Segment Start: Material for the task

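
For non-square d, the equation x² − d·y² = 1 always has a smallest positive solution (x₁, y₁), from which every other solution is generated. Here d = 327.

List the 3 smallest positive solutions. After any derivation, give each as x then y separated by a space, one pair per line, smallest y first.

√327 → a₀=18, period (12,36); ℓ=2 even so k=1
i=0: a=18 ⇒ p=18, q=1
i=1: a=12 ⇒ p=217, q=12
(x₁, y₁) = (217, 12);  217² − 327·12² = 1 ✓
k=2:  x_2 = 217·217+327·12·12 = 94177,  y_2 = 217·12+12·217 = 5208
k=3:  x_3 = 217·94177+327·12·5208 = 40872601,  y_3 = 217·5208+12·94177 = 2260260

217 12
94177 5208
40872601 2260260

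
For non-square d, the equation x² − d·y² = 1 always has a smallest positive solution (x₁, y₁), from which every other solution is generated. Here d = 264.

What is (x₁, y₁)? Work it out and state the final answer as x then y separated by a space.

65 4

[16; 4,32] for √264; ℓ=2 ⇒ convergent index 1
i=0: a=16 ⇒ p=16, q=1
i=1: a=4 ⇒ p=65, q=4
→ (65, 4).  Check: 65²=4225, 264·4²=4224, difference 1.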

Segment End: Material for the task

Task to complete:
Return, word for word, the line containing "What is (x₁, y₁)?" and all lines after it through the last line of the records, and nothing else.

Result of the exercise:
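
What is (x₁, y₁)? Work it out and state the final answer as x then y separated by a space.

65 4

[16; 4,32] for √264; ℓ=2 ⇒ convergent index 1
i=0: a=16 ⇒ p=16, q=1
i=1: a=4 ⇒ p=65, q=4
→ (65, 4).  Check: 65²=4225, 264·4²=4224, difference 1.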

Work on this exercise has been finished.